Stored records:

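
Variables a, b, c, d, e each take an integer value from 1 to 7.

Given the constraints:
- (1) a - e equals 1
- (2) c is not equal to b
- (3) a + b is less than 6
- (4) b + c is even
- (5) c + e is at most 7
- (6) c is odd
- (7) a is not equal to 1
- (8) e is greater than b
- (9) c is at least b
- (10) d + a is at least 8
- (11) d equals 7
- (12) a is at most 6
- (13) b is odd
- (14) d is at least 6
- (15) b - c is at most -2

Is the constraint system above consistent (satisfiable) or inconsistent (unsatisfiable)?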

...

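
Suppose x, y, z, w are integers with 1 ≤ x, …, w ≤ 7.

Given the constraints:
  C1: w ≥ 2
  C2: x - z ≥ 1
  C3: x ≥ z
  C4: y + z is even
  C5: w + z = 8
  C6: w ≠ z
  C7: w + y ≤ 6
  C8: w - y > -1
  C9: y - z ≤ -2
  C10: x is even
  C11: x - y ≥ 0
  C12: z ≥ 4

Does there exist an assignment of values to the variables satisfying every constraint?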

* * *

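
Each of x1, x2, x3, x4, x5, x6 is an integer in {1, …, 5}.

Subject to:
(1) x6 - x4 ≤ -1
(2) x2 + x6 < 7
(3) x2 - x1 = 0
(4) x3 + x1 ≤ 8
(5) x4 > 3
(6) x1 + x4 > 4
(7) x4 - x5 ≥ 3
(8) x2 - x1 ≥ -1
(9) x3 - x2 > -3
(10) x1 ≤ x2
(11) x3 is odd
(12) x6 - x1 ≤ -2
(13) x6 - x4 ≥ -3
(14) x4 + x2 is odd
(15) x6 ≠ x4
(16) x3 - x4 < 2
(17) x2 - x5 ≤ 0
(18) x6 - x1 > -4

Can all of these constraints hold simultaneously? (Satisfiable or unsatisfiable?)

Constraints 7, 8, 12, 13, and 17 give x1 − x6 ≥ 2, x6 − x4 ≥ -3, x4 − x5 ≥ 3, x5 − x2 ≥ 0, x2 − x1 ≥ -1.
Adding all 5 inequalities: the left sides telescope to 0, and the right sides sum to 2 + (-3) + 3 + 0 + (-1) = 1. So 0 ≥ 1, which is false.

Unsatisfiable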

**Problem to solve**
From the line that has "Variables a, b, c, d, e" through the line that has "- (8) e is greater than b", copy every line exactly as it appears above, and leave out all others.

**Response to this exercise**
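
Variables a, b, c, d, e each take an integer value from 1 to 7.

Given the constraints:
- (1) a - e equals 1
- (2) c is not equal to b
- (3) a + b is less than 6
- (4) b + c is even
- (5) c + e is at most 7
- (6) c is odd
- (7) a is not equal to 1
- (8) e is greater than b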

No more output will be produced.